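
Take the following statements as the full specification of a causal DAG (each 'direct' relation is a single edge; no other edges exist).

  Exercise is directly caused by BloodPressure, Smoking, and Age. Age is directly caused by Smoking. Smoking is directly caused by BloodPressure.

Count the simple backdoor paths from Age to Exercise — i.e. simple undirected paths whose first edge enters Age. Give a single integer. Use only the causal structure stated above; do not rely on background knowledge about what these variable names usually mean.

2

A backdoor path from Age to Exercise is any simple undirected path whose first edge points into Age (i.e. leaves Age via a parent).
Parents of Age: {Smoking}.
Enumerating:
  P1: Age <- Smoking <- BloodPressure -> Exercise
  P2: Age <- Smoking -> Exercise
That exhausts the simple backdoor paths. Count: 2.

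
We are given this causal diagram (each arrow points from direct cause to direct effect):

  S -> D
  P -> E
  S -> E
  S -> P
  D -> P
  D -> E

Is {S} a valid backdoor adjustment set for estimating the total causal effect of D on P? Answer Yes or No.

Backdoor paths from D to P (paths whose first edge points into D):
  P1: D <- S -> P
  P2: D <- S -> E <- P
Condition 1 (no descendant of D in the set): holds — descendants of D are {E, P}; none are in {S}.
Condition 2 (every backdoor path blocked by {S}):
  P1: blocked at fork node S ∈ conditioning set.
  P2: blocked at fork node S ∈ conditioning set.
{S} satisfies the backdoor criterion.

Yes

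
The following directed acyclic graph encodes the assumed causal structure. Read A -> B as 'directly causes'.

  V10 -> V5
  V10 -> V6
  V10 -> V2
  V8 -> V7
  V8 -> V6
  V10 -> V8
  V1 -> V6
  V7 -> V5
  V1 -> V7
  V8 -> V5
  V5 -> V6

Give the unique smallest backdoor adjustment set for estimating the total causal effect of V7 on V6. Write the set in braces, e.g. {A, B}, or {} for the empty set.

{V1, V8}

Variables eligible for adjustment (non-descendants of V7, excluding V7 and V6): {V1, V10, V2, V8}.
Backdoor paths from V7 to V6:
  P1: V7 <- V1 -> V6
  P2: V7 <- V8 <- V10 -> V5 -> V6
  P3: V7 <- V8 <- V10 -> V6
  P4: V7 <- V8 -> V5 <- V10 -> V6
  P5: V7 <- V8 -> V5 -> V6
  P6: V7 <- V8 -> V6
The empty set is not sufficient: P1 (V7 <- V1 -> V6) has no collider blocking it and no conditioned non-collider, so it is open.
Try {V1, V8}:
  P1: blocked at fork node V1 ∈ conditioning set.
  P2: blocked at chain node V8 ∈ conditioning set.
  P3: blocked at chain node V8 ∈ conditioning set.
  P4: blocked at fork node V8 ∈ conditioning set.
  P5: blocked at fork node V8 ∈ conditioning set.
  P6: blocked at fork node V8 ∈ conditioning set.
{V1, V8} contains no descendant of V7 and blocks every backdoor path.
Every element of {V1, V8} is needed (dropping V1 leaves P1 open; dropping V8 leaves P2 open), so no proper subset is valid.
Among all size-2 subsets of the eligible variables, only {V1, V8} blocks every backdoor path, so it is the unique smallest valid adjustment set.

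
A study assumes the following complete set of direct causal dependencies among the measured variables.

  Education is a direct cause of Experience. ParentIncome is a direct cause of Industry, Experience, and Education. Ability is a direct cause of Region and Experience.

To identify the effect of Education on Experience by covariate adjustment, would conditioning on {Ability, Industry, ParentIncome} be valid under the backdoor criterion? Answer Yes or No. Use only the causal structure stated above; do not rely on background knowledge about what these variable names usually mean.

Yes

Backdoor paths from Education to Experience (paths whose first edge points into Education):
  P1: Education <- ParentIncome -> Experience
Condition 1 (no descendant of Education in the set): holds — descendants of Education are {Experience}; none are in {Ability, Industry, ParentIncome}.
Condition 2 (every backdoor path blocked by {Ability, Industry, ParentIncome}):
  P1: blocked at fork node ParentIncome ∈ conditioning set.
{Ability, Industry, ParentIncome} satisfies the backdoor criterion.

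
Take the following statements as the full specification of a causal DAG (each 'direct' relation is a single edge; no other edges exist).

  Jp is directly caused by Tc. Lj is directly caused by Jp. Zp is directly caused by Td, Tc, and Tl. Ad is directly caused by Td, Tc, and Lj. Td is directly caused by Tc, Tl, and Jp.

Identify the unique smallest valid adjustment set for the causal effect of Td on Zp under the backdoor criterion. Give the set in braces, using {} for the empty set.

Variables eligible for adjustment (non-descendants of Td, excluding Td and Zp): {Jp, Lj, Tc, Tl}.
Backdoor paths from Td to Zp:
  P1: Td <- Tc -> Zp
  P2: Td <- Jp <- Tc -> Zp
  P3: Td <- Jp -> Lj -> Ad <- Tc -> Zp
  P4: Td <- Tl -> Zp
The empty set is not sufficient: P1 (Td <- Tc -> Zp) has no collider blocking it and no conditioned non-collider, so it is open.
Try {Tc, Tl}:
  P1: blocked at fork node Tc ∈ conditioning set.
  P2: blocked at fork node Tc ∈ conditioning set.
  P3: blocked at collider Ad (neither it nor any descendant is in the conditioning set).
  P4: blocked at fork node Tl ∈ conditioning set.
{Tc, Tl} contains no descendant of Td and blocks every backdoor path.
Every element of {Tc, Tl} is needed (dropping Tc leaves P1 open; dropping Tl leaves P4 open), so no proper subset is valid.
Among all size-2 subsets of the eligible variables, only {Tc, Tl} blocks every backdoor path, so it is the unique smallest valid adjustment set.

{Tc, Tl}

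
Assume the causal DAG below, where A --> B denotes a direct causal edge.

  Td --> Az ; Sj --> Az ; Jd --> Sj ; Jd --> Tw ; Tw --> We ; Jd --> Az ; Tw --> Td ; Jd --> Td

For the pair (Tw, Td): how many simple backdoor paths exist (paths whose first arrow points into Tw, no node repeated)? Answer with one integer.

3

A backdoor path from Tw to Td is any simple undirected path whose first edge points into Tw (i.e. leaves Tw via a parent).
Parents of Tw: {Jd}.
Enumerating:
  P1: Tw <- Jd -> Sj -> Az <- Td
  P2: Tw <- Jd -> Td
  P3: Tw <- Jd -> Az <- Td
That exhausts the simple backdoor paths. Count: 3.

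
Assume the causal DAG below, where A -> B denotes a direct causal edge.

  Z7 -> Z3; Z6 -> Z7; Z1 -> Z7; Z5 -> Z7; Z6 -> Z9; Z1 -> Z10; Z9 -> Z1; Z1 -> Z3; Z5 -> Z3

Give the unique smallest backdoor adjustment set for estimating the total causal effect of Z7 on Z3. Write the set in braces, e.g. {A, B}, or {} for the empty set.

Variables eligible for adjustment (non-descendants of Z7, excluding Z7 and Z3): {Z1, Z10, Z5, Z6, Z9}.
Backdoor paths from Z7 to Z3:
  P1: Z7 <- Z6 -> Z9 -> Z1 -> Z3
  P2: Z7 <- Z1 -> Z3
  P3: Z7 <- Z5 -> Z3
The empty set is not sufficient: P1 (Z7 <- Z6 -> Z9 -> Z1 -> Z3) has no collider blocking it and no conditioned non-collider, so it is open.
Try {Z1, Z5}:
  P1: blocked at chain node Z1 ∈ conditioning set.
  P2: blocked at fork node Z1 ∈ conditioning set.
  P3: blocked at fork node Z5 ∈ conditioning set.
{Z1, Z5} contains no descendant of Z7 and blocks every backdoor path.
Every element of {Z1, Z5} is needed (dropping Z1 leaves P1 open; dropping Z5 leaves P3 open), so no proper subset is valid.
Among all size-2 subsets of the eligible variables, only {Z1, Z5} blocks every backdoor path, so it is the unique smallest valid adjustment set.

{Z1, Z5}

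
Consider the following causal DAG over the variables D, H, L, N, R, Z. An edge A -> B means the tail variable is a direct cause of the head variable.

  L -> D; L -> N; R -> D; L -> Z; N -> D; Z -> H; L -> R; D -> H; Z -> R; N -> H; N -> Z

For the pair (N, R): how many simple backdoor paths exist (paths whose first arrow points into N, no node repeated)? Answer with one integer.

A backdoor path from N to R is any simple undirected path whose first edge points into N (i.e. leaves N via a parent).
Parents of N: {L}.
Enumerating:
  P1: N <- L -> Z -> R
  P2: N <- L -> Z -> H <- D <- R
  P3: N <- L -> R
  P4: N <- L -> D <- R
  P5: N <- L -> D -> H <- Z -> R
That exhausts the simple backdoor paths. Count: 5.

5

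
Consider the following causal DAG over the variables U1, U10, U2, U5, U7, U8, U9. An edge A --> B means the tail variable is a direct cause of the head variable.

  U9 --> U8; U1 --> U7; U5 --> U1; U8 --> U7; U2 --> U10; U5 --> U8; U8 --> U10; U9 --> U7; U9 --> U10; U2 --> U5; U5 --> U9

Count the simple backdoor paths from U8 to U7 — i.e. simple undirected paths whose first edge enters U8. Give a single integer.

6

A backdoor path from U8 to U7 is any simple undirected path whose first edge points into U8 (i.e. leaves U8 via a parent).
Parents of U8: {U5, U9}.
Enumerating:
  P1: U8 <- U5 <- U2 -> U10 <- U9 -> U7
  P2: U8 <- U5 -> U9 -> U7
  P3: U8 <- U5 -> U1 -> U7
  P4: U8 <- U9 <- U5 -> U1 -> U7
  P5: U8 <- U9 -> U7
  P6: U8 <- U9 -> U10 <- U2 -> U5 -> U1 -> U7
That exhausts the simple backdoor paths. Count: 6.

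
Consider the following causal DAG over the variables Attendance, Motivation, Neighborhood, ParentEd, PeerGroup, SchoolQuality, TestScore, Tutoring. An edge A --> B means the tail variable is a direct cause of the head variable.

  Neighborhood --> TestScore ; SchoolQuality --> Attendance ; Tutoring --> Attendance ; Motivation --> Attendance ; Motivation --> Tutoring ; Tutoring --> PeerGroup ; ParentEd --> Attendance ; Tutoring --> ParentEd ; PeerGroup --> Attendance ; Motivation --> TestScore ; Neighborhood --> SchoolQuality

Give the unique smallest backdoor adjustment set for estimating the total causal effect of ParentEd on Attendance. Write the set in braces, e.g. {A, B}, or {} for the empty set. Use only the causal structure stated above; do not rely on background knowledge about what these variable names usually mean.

Variables eligible for adjustment (non-descendants of ParentEd, excluding ParentEd and Attendance): {Motivation, Neighborhood, PeerGroup, SchoolQuality, TestScore, Tutoring}.
Backdoor paths from ParentEd to Attendance:
  P1: ParentEd <- Tutoring <- Motivation -> TestScore <- Neighborhood -> SchoolQuality -> Attendance
  P2: ParentEd <- Tutoring <- Motivation -> Attendance
  P3: ParentEd <- Tutoring -> PeerGroup -> Attendance
  P4: ParentEd <- Tutoring -> Attendance
The empty set is not sufficient: P2 (ParentEd <- Tutoring <- Motivation -> Attendance) has no collider blocking it and no conditioned non-collider, so it is open.
Try {Tutoring}:
  P1: blocked at chain node Tutoring ∈ conditioning set.
  P2: blocked at chain node Tutoring ∈ conditioning set.
  P3: blocked at fork node Tutoring ∈ conditioning set.
  P4: blocked at fork node Tutoring ∈ conditioning set.
{Tutoring} contains no descendant of ParentEd and blocks every backdoor path.
No other singleton works — e.g. {Motivation} leaves P3 open — so {Tutoring} is the unique smallest valid adjustment set.

{Tutoring}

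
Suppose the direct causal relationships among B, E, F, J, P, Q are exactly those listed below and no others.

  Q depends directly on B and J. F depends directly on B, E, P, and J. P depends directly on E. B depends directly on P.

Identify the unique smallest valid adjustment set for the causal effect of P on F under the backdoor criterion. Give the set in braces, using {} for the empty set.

Variables eligible for adjustment (non-descendants of P, excluding P and F): {E, J}.
Backdoor paths from P to F:
  P1: P <- E -> F
The empty set is not sufficient: P1 (P <- E -> F) has no collider blocking it and no conditioned non-collider, so it is open.
Try {E}:
  P1: blocked at fork node E ∈ conditioning set.
{E} contains no descendant of P and blocks every backdoor path.
No other singleton works — e.g. {J} leaves P1 open — so {E} is the unique smallest valid adjustment set.

{E}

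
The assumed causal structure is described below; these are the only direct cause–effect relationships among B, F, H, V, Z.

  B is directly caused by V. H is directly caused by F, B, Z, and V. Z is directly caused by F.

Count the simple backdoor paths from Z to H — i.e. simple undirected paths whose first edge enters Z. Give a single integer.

1

A backdoor path from Z to H is any simple undirected path whose first edge points into Z (i.e. leaves Z via a parent).
Parents of Z: {F}.
Enumerating:
  P1: Z <- F -> H
That exhausts the simple backdoor paths. Count: 1.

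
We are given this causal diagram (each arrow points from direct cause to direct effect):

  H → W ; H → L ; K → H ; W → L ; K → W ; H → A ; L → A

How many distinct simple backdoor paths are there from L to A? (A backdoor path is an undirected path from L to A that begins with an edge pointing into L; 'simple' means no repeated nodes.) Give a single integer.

A backdoor path from L to A is any simple undirected path whose first edge points into L (i.e. leaves L via a parent).
Parents of L: {H, W}.
Enumerating:
  P1: L <- H -> A
  P2: L <- W <- K -> H -> A
  P3: L <- W <- H -> A
That exhausts the simple backdoor paths. Count: 3.

3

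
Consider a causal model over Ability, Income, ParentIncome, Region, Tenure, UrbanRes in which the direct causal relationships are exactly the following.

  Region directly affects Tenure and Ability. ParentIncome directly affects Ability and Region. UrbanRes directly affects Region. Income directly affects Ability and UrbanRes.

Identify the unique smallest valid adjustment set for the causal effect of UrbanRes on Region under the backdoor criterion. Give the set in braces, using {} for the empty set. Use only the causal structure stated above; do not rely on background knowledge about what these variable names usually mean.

{}

Variables eligible for adjustment (non-descendants of UrbanRes, excluding UrbanRes and Region): {Income, ParentIncome}.
Backdoor paths from UrbanRes to Region:
  P1: UrbanRes <- Income -> Ability <- ParentIncome -> Region
  P2: UrbanRes <- Income -> Ability <- Region
Each backdoor path contains an unconditioned collider, so every path is already blocked with the empty conditioning set:
  P1: blocked at collider Ability (neither it nor any descendant is in the conditioning set).
  P2: blocked at collider Ability (neither it nor any descendant is in the conditioning set).
The empty set is therefore the unique smallest valid set.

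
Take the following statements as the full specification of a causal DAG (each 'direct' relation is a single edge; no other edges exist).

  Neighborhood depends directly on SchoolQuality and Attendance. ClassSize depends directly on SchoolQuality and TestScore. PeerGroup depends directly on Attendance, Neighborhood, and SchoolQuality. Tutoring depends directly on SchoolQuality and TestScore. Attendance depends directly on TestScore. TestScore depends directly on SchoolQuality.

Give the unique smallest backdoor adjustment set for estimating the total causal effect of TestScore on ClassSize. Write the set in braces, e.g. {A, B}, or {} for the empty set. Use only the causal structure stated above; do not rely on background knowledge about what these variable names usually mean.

{SchoolQuality}

Variables eligible for adjustment (non-descendants of TestScore, excluding TestScore and ClassSize): {SchoolQuality}.
Backdoor paths from TestScore to ClassSize:
  P1: TestScore <- SchoolQuality -> ClassSize
The empty set is not sufficient: P1 (TestScore <- SchoolQuality -> ClassSize) has no collider blocking it and no conditioned non-collider, so it is open.
Try {SchoolQuality}:
  P1: blocked at fork node SchoolQuality ∈ conditioning set.
{SchoolQuality} contains no descendant of TestScore and blocks every backdoor path.
{SchoolQuality} is the unique smallest valid adjustment set.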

* * * * *

What to produce >>
Please return all lines from the records that hold the word "relationships".

Task solution >>
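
Suppose the direct causal relationships among B, E, F, J, P, Q are exactly those listed below and no others.
The assumed causal structure is described below; these are the only direct cause–effect relationships among B, F, H, V, Z.
Consider a causal model over Ability, Income, ParentIncome, Region, Tenure, UrbanRes in which the direct causal relationships are exactly the following.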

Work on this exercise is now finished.